┌──

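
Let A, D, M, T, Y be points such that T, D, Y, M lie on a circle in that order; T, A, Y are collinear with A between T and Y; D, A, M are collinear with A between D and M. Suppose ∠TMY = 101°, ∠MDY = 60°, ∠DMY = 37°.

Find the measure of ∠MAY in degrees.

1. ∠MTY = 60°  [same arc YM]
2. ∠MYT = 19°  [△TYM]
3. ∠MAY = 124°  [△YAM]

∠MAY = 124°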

└──

May I have the entries returned exactly, with every line in place?

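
Let A, D, M, T, Y be points such that T, D, Y, M lie on a circle in that order; T, A, Y are collinear with A between T and Y; D, A, M are collinear with A between D and M. Suppose ∠TMY = 101°, ∠MDY = 60°, ∠DMY = 37°.

Find the measure of ∠MAY in degrees.

1. ∠MTY = 60°  [same arc YM]
2. ∠MYT = 19°  [△TYM]
3. ∠MAY = 124°  [△YAM]

∠MAY = 124°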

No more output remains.